Repeat the listing that follows exactly, please.
....................
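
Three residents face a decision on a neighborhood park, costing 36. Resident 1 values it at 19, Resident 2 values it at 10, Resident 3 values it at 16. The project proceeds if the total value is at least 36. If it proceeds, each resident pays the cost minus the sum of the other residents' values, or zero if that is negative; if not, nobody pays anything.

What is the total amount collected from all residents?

Total value 45 ≥ cost 36, so it is built.
Resident 1: others sum to 26; max(0, 36 - 26) = 10.
Resident 2: others sum to 35; max(0, 36 - 35) = 1.
Resident 3: others sum to 29; max(0, 36 - 29) = 7.
Total collected = 10 + 1 + 7 = 18.

18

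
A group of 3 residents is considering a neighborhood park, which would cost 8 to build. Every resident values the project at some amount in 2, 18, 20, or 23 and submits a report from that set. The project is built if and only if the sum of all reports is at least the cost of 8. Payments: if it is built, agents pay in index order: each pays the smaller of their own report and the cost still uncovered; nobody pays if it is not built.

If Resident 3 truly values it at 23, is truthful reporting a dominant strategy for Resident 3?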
....................
- **EXERCISE RESULT**
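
Three residents face a decision on a neighborhood park, costing 36. Resident 1 values it at 19, Resident 2 values it at 10, Resident 3 values it at 16. The project proceeds if the total value is at least 36. If it proceeds, each resident pays the cost minus the sum of the other residents' values, or zero if that is negative; if not, nobody pays anything.

What is the total amount collected from all residents?

Total value 45 ≥ cost 36, so it is built.
Resident 1: others sum to 26; max(0, 36 - 26) = 10.
Resident 2: others sum to 35; max(0, 36 - 35) = 1.
Resident 3: others sum to 29; max(0, 36 - 29) = 7.
Total collected = 10 + 1 + 7 = 18.

18

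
A group of 3 residents is considering a neighborhood park, which would cost 8 to build. Every resident values the project at some amount in 2, 18, 20, or 23 and submits a report from that set. The project is built if and only if the sum of all reports is at least the cost of 8. Payments: if it is built, agents pay in index order: each pays the smaller of their own report and the cost still uncovered; nobody pays if it is not built.

If Resident 3 truly values it at 23, is truthful reporting a dominant strategy for Resident 3?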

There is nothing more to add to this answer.